START Provided records

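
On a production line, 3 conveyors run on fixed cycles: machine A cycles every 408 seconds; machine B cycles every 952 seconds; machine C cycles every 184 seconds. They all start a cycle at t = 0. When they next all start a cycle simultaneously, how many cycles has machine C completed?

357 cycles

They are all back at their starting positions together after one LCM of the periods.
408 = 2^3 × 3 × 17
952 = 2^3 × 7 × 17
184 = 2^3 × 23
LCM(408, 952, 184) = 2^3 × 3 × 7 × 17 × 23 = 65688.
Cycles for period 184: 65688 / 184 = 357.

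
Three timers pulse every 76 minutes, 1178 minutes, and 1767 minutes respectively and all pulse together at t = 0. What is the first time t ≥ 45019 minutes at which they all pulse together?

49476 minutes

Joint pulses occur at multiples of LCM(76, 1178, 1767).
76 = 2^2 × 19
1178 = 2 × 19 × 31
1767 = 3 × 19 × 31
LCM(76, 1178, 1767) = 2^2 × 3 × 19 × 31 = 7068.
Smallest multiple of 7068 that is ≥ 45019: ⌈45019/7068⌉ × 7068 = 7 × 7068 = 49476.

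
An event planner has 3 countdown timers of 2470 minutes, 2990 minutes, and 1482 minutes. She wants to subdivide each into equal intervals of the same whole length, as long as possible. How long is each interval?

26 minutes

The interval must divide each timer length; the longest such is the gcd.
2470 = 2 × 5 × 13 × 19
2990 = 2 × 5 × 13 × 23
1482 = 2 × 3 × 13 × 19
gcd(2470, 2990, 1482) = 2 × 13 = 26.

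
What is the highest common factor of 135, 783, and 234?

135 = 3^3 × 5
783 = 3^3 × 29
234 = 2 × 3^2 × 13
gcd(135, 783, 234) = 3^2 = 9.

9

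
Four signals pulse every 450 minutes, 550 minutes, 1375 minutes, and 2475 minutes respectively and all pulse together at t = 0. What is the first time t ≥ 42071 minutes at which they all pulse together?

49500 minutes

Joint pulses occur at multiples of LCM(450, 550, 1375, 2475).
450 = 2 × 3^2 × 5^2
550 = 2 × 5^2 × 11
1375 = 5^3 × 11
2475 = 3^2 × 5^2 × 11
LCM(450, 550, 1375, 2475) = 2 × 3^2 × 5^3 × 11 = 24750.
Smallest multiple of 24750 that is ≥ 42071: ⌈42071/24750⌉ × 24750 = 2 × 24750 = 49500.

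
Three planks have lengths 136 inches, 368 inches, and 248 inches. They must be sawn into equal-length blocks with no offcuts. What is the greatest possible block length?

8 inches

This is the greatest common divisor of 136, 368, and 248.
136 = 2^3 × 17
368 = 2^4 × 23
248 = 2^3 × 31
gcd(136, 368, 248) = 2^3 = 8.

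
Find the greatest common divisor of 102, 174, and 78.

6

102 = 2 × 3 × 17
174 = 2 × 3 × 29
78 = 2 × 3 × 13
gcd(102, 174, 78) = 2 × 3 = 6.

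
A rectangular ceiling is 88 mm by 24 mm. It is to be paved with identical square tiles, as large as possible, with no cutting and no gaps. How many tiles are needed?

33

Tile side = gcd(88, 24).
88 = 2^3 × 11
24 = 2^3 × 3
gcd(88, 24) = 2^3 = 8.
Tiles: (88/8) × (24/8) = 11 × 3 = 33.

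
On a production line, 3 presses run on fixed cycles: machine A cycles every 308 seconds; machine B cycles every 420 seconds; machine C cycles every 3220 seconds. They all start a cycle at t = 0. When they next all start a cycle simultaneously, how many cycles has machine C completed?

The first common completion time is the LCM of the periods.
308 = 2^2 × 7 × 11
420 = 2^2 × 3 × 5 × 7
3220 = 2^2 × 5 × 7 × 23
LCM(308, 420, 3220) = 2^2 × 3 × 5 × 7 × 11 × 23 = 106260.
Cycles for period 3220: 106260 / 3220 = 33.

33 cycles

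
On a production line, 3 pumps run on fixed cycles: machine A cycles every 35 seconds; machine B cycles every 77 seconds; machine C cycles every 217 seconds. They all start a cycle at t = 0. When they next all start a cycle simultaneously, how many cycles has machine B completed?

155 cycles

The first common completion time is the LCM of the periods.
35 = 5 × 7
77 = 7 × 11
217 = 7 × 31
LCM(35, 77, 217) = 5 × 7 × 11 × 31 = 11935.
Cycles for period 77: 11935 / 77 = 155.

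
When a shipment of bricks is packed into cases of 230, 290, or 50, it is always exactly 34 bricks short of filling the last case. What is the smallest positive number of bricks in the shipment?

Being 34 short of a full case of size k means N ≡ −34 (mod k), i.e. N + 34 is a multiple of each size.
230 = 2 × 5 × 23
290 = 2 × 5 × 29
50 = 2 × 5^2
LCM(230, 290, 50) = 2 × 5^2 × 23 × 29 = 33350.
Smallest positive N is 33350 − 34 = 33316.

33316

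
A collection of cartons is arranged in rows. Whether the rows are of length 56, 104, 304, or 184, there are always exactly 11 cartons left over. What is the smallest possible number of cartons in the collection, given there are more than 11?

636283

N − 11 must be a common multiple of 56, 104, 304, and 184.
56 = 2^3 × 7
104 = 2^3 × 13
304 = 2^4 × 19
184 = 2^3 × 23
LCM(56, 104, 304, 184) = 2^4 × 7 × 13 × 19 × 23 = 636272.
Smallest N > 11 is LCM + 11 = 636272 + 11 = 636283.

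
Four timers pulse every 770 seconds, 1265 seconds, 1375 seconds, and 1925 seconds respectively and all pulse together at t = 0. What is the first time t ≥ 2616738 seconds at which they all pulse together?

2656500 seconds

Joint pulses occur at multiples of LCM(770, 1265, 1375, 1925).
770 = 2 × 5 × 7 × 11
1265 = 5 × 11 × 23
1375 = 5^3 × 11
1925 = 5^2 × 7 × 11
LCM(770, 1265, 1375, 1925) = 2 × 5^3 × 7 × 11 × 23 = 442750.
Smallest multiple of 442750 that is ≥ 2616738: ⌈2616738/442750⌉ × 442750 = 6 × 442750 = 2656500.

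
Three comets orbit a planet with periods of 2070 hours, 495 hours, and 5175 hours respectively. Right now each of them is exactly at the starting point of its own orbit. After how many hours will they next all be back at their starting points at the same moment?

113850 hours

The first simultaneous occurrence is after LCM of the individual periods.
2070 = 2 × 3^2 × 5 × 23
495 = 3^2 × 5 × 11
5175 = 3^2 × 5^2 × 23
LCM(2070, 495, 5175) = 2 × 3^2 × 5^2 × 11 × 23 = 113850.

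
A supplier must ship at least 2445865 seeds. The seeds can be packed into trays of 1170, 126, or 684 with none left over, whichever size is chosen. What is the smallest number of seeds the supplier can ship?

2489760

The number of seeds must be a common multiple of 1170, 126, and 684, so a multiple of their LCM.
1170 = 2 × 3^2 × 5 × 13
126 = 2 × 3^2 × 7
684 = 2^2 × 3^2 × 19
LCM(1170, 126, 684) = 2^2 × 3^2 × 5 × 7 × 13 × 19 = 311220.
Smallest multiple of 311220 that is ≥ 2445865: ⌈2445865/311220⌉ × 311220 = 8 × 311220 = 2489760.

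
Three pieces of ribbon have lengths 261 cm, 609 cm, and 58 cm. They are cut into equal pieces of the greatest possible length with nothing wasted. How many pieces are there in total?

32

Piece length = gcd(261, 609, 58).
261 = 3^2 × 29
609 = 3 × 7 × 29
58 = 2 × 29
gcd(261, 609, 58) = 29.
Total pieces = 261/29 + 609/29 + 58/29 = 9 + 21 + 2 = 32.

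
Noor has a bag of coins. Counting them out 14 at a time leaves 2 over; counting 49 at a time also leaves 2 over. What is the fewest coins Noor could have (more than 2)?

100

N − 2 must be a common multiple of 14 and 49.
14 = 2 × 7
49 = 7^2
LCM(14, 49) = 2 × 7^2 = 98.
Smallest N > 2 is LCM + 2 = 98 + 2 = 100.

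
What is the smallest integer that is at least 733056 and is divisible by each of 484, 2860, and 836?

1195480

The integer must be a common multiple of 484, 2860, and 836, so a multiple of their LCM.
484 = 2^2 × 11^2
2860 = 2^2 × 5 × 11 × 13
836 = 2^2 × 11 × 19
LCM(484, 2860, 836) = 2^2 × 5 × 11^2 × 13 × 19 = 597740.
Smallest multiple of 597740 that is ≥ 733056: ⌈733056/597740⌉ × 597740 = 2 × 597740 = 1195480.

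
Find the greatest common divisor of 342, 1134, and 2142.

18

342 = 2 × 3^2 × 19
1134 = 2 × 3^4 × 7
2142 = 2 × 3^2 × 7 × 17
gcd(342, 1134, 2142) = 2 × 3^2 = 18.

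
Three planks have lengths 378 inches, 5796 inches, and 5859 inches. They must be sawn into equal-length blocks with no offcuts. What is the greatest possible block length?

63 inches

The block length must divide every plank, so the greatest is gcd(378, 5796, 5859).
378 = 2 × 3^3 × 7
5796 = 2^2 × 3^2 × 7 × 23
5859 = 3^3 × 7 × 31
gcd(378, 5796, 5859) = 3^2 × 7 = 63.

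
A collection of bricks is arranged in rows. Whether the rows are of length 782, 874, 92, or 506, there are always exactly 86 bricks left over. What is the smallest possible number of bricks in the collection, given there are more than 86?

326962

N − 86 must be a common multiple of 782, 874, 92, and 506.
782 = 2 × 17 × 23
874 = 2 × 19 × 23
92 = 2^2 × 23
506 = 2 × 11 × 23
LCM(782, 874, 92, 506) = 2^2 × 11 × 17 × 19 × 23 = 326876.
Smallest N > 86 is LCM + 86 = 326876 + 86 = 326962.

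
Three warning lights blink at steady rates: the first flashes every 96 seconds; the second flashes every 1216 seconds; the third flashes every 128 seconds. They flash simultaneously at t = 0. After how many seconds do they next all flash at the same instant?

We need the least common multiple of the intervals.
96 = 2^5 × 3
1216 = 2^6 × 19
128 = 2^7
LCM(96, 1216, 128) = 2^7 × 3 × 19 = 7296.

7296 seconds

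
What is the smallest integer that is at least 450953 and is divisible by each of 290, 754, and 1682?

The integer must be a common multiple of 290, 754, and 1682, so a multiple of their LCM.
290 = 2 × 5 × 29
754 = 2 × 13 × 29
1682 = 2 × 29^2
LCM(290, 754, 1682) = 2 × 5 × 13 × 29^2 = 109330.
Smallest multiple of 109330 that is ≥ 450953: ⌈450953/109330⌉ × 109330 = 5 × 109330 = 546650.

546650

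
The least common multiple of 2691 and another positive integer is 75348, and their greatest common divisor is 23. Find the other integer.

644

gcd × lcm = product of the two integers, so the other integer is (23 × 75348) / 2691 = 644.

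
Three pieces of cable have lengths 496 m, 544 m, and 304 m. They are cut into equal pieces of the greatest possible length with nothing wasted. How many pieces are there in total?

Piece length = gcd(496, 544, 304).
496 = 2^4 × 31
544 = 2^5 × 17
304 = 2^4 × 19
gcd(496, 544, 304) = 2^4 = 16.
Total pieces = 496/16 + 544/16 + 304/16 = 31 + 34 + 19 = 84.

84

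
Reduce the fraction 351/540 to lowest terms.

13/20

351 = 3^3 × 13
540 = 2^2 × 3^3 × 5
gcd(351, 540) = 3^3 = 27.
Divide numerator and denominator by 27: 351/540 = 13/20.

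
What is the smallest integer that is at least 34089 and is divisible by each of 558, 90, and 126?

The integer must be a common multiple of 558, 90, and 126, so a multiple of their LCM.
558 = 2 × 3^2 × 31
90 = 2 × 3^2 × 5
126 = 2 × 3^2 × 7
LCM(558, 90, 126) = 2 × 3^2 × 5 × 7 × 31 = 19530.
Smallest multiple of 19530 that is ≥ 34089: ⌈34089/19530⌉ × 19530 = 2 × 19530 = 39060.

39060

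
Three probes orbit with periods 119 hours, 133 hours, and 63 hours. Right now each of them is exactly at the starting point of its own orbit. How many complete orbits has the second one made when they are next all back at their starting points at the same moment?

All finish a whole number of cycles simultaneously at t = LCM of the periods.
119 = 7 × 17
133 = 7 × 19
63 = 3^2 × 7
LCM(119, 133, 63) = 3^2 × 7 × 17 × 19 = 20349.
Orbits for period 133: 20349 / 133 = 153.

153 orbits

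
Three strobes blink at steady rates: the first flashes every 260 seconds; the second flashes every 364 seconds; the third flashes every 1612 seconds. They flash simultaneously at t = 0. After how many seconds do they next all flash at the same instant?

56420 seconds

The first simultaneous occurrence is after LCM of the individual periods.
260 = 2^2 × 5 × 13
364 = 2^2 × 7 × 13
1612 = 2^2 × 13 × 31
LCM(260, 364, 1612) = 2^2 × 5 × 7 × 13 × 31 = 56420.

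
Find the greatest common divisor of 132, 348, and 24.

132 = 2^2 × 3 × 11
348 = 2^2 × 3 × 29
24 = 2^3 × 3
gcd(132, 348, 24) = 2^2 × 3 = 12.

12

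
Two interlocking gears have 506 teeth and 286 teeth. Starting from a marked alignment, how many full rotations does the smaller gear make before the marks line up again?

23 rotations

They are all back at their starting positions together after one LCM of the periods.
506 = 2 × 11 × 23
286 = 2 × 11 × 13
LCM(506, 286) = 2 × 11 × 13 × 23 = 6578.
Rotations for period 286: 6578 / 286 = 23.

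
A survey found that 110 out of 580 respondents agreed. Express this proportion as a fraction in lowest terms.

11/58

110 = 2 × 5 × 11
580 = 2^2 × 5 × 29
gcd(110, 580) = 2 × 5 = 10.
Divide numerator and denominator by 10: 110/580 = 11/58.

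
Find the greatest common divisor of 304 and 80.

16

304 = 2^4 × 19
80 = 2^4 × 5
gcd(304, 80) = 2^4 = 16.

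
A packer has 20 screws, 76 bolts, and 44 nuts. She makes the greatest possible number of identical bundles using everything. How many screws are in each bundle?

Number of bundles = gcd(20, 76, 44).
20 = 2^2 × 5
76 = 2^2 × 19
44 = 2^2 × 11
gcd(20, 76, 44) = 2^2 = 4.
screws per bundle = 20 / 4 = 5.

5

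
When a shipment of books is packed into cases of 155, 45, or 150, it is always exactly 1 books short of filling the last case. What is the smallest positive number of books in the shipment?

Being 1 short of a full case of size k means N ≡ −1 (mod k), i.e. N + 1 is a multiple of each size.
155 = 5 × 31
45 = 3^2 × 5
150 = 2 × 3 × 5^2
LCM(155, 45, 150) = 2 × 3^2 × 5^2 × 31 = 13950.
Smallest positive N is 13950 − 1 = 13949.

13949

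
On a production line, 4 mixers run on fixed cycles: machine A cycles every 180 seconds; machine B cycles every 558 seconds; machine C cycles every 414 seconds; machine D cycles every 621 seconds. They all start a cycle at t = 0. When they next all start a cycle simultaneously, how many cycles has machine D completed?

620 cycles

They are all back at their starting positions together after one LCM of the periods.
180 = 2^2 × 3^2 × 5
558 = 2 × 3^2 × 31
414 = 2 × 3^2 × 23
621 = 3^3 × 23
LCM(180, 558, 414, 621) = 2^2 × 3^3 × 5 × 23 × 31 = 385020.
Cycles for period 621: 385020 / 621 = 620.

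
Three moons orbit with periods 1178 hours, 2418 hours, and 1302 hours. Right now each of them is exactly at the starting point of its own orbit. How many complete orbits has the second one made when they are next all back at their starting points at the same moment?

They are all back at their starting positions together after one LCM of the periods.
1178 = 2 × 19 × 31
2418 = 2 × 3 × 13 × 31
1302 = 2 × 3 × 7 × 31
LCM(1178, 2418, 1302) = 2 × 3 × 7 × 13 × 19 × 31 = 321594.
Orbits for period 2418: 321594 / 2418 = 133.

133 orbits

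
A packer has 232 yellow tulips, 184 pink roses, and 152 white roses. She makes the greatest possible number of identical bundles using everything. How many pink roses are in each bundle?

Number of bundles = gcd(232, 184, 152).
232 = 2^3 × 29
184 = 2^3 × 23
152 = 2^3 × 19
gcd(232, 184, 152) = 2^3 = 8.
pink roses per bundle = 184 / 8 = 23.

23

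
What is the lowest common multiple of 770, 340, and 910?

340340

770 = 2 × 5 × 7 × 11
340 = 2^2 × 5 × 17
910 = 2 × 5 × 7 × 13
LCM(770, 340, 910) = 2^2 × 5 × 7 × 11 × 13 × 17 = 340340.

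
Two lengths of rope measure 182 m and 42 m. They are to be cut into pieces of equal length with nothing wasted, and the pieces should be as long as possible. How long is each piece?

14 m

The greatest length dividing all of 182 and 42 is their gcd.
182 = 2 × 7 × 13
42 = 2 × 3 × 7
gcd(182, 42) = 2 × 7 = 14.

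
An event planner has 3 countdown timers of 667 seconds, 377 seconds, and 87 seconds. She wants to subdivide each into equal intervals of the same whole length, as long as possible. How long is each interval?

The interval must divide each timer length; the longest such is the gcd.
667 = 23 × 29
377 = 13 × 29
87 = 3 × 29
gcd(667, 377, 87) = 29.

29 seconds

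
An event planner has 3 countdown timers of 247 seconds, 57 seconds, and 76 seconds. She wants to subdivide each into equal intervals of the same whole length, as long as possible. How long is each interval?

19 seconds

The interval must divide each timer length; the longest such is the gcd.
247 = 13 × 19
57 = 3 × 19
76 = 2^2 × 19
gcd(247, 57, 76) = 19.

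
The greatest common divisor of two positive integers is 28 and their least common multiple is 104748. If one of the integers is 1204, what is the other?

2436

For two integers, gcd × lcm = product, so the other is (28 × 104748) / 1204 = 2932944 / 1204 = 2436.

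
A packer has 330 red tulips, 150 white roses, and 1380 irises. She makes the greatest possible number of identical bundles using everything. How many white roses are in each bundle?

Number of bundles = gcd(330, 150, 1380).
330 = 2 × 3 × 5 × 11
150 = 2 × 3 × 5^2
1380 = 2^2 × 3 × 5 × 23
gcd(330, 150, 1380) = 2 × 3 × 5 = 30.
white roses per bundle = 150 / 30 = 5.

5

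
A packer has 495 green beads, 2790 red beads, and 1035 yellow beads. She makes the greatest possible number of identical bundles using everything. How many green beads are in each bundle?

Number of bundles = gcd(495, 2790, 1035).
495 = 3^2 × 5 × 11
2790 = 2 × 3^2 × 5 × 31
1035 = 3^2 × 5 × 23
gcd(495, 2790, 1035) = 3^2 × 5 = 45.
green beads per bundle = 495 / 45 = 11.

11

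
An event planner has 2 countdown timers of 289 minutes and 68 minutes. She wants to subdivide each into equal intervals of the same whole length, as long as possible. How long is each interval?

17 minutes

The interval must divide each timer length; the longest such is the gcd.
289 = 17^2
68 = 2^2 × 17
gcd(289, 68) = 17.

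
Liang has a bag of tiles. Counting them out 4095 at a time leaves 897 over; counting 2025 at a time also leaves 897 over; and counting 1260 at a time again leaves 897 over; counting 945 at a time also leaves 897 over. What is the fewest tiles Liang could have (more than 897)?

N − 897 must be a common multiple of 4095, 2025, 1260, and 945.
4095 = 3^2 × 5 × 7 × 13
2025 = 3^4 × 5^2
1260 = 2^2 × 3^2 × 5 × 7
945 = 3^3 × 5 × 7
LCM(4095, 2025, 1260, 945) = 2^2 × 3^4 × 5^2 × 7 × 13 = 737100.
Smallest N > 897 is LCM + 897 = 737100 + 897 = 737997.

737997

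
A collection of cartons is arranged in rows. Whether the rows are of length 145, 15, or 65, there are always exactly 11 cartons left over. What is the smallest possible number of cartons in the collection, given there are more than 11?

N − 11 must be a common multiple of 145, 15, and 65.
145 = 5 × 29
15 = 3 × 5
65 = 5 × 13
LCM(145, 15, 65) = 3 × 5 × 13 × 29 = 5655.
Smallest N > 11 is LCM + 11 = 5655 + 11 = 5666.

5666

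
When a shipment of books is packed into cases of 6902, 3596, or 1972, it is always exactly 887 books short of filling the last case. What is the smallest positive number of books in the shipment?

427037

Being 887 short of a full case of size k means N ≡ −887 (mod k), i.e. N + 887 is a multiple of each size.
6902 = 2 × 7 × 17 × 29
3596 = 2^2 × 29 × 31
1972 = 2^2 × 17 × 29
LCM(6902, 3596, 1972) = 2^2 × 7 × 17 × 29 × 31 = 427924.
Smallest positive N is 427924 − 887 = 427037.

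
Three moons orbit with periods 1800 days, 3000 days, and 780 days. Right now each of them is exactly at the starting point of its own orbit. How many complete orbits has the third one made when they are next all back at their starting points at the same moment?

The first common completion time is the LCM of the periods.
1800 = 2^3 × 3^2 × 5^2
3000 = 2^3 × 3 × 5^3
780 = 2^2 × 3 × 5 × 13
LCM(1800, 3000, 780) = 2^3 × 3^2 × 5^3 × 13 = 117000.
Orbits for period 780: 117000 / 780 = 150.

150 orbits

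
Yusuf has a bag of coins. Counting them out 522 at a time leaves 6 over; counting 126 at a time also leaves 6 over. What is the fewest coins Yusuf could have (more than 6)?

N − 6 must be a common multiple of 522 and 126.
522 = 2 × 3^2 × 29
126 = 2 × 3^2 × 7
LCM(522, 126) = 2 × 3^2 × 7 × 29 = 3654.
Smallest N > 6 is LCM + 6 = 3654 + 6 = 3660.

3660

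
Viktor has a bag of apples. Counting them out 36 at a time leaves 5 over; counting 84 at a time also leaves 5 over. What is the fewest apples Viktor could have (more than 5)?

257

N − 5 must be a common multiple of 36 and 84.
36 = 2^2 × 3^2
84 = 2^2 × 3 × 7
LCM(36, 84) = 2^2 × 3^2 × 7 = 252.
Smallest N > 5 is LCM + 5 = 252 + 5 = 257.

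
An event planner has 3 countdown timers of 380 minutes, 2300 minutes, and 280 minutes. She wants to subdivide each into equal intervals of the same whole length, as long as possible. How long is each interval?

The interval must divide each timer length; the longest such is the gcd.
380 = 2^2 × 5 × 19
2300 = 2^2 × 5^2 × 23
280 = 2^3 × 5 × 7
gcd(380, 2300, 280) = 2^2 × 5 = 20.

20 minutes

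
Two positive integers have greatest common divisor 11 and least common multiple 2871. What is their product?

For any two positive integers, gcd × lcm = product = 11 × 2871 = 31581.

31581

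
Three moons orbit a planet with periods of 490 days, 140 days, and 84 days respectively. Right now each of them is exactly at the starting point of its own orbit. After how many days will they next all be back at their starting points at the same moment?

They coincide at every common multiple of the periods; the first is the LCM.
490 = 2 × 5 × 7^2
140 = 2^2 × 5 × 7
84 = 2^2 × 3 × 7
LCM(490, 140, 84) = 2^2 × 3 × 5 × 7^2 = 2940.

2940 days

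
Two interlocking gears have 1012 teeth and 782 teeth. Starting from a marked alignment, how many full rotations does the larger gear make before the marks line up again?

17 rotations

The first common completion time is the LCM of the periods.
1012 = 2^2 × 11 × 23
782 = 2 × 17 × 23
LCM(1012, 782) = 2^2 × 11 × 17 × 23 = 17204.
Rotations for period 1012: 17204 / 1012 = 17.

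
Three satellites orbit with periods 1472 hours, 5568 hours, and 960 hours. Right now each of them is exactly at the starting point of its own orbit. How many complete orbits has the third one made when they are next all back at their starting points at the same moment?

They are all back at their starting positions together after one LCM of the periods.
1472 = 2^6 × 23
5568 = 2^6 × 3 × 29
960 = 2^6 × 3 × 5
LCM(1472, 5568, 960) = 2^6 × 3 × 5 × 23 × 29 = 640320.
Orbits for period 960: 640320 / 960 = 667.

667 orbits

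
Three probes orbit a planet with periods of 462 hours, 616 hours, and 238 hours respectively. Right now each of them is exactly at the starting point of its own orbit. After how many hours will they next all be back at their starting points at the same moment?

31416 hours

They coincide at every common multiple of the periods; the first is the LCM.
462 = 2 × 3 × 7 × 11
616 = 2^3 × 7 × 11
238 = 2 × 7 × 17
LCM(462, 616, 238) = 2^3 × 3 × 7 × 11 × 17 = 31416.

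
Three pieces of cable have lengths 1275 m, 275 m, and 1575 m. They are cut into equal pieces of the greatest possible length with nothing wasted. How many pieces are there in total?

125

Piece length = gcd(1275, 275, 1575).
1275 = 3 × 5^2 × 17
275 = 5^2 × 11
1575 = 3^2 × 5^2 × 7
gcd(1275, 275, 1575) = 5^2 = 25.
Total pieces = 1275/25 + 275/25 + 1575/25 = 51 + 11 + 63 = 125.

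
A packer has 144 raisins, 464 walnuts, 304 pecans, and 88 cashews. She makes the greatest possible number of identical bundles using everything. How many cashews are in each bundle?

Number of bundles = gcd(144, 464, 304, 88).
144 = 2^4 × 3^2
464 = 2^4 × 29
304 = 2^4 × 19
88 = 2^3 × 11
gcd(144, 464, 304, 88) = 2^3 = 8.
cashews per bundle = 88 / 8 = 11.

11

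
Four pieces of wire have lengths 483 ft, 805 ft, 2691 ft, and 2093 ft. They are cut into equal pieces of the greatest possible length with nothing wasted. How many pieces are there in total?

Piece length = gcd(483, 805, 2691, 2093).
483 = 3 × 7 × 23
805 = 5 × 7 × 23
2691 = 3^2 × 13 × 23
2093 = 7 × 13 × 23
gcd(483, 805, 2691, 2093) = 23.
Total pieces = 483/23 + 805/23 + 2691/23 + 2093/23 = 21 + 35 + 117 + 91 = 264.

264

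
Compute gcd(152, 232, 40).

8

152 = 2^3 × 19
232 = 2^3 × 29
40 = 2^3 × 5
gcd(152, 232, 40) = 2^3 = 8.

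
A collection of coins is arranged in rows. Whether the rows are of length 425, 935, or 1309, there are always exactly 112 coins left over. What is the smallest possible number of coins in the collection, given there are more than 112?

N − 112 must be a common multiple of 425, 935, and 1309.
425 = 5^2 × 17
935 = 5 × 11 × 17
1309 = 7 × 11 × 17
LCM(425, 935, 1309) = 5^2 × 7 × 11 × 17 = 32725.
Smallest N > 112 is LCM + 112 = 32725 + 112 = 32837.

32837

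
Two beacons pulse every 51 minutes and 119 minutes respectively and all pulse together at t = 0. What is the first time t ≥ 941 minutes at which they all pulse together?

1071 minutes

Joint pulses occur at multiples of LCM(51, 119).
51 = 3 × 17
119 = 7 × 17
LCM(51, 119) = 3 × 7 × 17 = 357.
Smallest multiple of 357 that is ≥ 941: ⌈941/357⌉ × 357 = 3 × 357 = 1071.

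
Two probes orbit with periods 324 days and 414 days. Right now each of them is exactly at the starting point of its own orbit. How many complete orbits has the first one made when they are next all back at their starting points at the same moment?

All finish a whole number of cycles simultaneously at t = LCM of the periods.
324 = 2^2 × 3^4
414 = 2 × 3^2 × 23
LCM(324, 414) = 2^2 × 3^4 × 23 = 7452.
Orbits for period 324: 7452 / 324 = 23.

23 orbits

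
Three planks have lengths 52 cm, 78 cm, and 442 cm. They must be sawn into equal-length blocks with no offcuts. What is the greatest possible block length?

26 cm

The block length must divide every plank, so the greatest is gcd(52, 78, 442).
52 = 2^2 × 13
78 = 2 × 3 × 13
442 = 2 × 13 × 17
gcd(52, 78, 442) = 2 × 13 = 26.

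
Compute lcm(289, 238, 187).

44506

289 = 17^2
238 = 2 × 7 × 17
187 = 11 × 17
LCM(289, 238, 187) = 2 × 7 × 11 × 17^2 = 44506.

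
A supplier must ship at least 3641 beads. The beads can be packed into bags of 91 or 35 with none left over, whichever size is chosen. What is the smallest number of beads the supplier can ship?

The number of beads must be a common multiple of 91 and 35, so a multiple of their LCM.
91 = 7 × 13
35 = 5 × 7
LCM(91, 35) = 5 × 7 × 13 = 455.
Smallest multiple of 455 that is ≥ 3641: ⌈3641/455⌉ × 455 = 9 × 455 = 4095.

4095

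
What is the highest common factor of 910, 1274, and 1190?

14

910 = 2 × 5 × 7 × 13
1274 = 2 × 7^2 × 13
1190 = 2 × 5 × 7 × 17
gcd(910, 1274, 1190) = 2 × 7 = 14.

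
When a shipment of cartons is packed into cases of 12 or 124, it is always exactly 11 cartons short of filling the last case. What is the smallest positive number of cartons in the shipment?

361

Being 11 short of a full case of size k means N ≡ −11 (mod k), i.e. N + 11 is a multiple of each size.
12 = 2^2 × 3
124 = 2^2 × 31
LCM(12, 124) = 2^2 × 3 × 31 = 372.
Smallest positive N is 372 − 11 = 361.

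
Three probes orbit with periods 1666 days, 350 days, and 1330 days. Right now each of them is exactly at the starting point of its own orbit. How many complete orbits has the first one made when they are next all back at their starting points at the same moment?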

END Provided records

What the task requires —
The line containing "A supplier must ship at least 3641" and every line after it, through the last one above, should be written out word for word.

Expected answer —
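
A supplier must ship at least 3641 beads. The beads can be packed into bags of 91 or 35 with none left over, whichever size is chosen. What is the smallest number of beads the supplier can ship?

The number of beads must be a common multiple of 91 and 35, so a multiple of their LCM.
91 = 7 × 13
35 = 5 × 7
LCM(91, 35) = 5 × 7 × 13 = 455.
Smallest multiple of 455 that is ≥ 3641: ⌈3641/455⌉ × 455 = 9 × 455 = 4095.

4095

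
What is the highest common factor of 910, 1274, and 1190?

14

910 = 2 × 5 × 7 × 13
1274 = 2 × 7^2 × 13
1190 = 2 × 5 × 7 × 17
gcd(910, 1274, 1190) = 2 × 7 = 14.

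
When a shipment of cartons is packed into cases of 12 or 124, it is always exactly 11 cartons short of filling the last case. What is the smallest positive number of cartons in the shipment?

361

Being 11 short of a full case of size k means N ≡ −11 (mod k), i.e. N + 11 is a multiple of each size.
12 = 2^2 × 3
124 = 2^2 × 31
LCM(12, 124) = 2^2 × 3 × 31 = 372.
Smallest positive N is 372 − 11 = 361.

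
Three probes orbit with periods 1666 days, 350 days, and 1330 days. Right now each of them is exactly at the starting point of its own orbit. How many complete orbits has the first one made when they are next all back at their starting points at the same moment?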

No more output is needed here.